• **What you will do**: Write out the data exactly from its first line onward, ending with the line in which "count = count + 1" appears.
■ ■ ■ ■ ■
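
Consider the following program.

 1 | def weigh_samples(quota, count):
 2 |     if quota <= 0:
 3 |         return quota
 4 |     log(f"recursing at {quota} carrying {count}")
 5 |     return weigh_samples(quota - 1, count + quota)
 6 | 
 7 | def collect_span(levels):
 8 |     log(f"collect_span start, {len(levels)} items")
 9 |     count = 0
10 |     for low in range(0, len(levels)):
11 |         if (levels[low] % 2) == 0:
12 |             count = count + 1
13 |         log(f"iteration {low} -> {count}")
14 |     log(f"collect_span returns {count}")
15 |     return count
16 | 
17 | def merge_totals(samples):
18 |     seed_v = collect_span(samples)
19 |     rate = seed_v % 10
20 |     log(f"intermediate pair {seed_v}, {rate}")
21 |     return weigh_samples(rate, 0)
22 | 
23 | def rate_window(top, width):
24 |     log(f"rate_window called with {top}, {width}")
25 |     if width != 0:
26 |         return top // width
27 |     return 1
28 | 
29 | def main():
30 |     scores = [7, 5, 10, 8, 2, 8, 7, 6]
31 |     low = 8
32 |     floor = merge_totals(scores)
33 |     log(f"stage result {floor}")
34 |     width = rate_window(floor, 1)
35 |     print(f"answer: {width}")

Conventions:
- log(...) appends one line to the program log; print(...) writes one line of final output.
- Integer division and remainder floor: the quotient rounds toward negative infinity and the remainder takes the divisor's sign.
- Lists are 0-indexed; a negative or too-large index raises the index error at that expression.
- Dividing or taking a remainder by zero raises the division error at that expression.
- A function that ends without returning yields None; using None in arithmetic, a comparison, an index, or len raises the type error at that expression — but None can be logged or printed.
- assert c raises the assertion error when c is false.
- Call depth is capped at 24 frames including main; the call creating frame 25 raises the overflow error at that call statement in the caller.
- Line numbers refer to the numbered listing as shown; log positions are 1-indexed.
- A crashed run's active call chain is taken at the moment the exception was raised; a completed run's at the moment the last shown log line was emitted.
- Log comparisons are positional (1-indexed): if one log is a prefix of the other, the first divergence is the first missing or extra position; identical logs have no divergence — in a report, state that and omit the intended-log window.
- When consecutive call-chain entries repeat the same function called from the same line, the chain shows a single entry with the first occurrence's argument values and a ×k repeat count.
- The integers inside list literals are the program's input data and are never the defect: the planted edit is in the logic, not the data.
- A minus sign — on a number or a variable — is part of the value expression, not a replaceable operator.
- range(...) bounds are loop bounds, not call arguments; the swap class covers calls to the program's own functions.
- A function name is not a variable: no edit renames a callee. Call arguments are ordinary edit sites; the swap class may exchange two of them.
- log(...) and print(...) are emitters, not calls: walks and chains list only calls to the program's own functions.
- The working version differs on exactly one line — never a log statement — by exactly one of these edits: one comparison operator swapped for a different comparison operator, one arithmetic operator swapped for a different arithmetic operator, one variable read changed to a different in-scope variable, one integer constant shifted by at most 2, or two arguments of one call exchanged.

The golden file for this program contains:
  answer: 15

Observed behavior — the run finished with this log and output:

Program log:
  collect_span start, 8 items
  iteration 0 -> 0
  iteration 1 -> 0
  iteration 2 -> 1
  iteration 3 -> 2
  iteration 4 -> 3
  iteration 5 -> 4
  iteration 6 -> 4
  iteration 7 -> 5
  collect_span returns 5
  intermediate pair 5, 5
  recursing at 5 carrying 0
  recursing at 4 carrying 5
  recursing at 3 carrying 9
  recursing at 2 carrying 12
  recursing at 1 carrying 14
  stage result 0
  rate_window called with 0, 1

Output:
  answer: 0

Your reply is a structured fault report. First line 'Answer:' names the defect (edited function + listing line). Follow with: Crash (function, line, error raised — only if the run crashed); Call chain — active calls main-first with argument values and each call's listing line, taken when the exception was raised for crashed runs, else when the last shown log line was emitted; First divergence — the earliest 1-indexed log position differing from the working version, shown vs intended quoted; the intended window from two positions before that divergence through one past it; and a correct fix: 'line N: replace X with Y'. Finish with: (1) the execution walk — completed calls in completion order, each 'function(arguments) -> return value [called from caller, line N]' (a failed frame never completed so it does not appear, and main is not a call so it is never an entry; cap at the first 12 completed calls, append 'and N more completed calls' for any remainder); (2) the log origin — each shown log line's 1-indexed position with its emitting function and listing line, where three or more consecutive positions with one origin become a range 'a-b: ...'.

Answer: the defect is in weigh_samples at line 3.
The tell: Everything matches until log position 17, which reads 'stage result 0' in place of 'stage result 15'.
Call chain: main -> rate_window(0, 1) (called at line 34).
First divergence: at position 17 the run shows 'stage result 0' where the working version logs 'stage result 15'.
Intended log window:
  15: recursing at 2 carrying 12
  16: recursing at 1 carrying 14
  17: stage result 15
  18: rate_window called with 15, 1
Execution walk:
  collect_span([7, 5, 10, 8, 2, 8, 7, 6]) -> 5  [called from merge_totals, line 18]
  weigh_samples(0, 15) -> 0  [called from weigh_samples, line 5]
  weigh_samples(1, 14) -> 0  [called from weigh_samples, line 5]
  weigh_samples(2, 12) -> 0  [called from weigh_samples, line 5]
  weigh_samples(3, 9) -> 0  [called from weigh_samples, line 5]
  weigh_samples(4, 5) -> 0  [called from weigh_samples, line 5]
  weigh_samples(5, 0) -> 0  [called from merge_totals, line 21]
  merge_totals([7, 5, 10, 8, 2, 8, 7, 6]) -> 0  [called from main, line 32]
  rate_window(0, 1) -> 0  [called from main, line 34]
Origin of each log line:
  1: from collect_span, line 8
  2-9: from collect_span, line 13
  10: from collect_span, line 14
  11: from merge_totals, line 20
  12-16: from weigh_samples, line 4
  17: from main, line 33
  18: from rate_window, line 24
A correct fix: line 3: replace `quota` with `count`.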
■ ■ ■ ■ ■
• **Exercise result**:
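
Consider the following program.

 1 | def weigh_samples(quota, count):
 2 |     if quota <= 0:
 3 |         return quota
 4 |     log(f"recursing at {quota} carrying {count}")
 5 |     return weigh_samples(quota - 1, count + quota)
 6 | 
 7 | def collect_span(levels):
 8 |     log(f"collect_span start, {len(levels)} items")
 9 |     count = 0
10 |     for low in range(0, len(levels)):
11 |         if (levels[low] % 2) == 0:
12 |             count = count + 1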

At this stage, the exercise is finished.